**YOUR TASK**: There is one span to output from the data below: the lines starting at the line with "- P(acoustic anomaly" and ending at the line with "- P(over-temp |". Output it exactly, ends included, nothing more.

----- LISTED RECORDS

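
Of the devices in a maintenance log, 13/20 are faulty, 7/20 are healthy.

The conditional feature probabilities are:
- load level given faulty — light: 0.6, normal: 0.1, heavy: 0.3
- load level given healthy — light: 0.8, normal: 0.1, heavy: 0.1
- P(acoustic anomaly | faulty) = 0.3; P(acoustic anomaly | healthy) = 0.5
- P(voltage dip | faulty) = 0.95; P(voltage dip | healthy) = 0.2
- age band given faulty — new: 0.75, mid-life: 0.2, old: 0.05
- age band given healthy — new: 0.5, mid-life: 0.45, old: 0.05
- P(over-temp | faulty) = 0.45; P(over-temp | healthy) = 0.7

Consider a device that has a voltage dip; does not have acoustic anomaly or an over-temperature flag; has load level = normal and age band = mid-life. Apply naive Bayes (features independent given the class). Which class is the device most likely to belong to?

faulty

faulty: 0.65 × 0.1 × (1−0.3) × 0.95 × 0.2 × (1−0.45) = 0.00475475
healthy: 0.35 × 0.1 × (1−0.5) × 0.2 × 0.45 × (1−0.7) = 0.0004725
Highest score → faulty.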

----------

**RESPONSE TO THE EXERCISE**:
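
- P(acoustic anomaly | faulty) = 0.3; P(acoustic anomaly | healthy) = 0.5
- P(voltage dip | faulty) = 0.95; P(voltage dip | healthy) = 0.2
- age band given faulty — new: 0.75, mid-life: 0.2, old: 0.05
- age band given healthy — new: 0.5, mid-life: 0.45, old: 0.05
- P(over-temp | faulty) = 0.45; P(over-temp | healthy) = 0.7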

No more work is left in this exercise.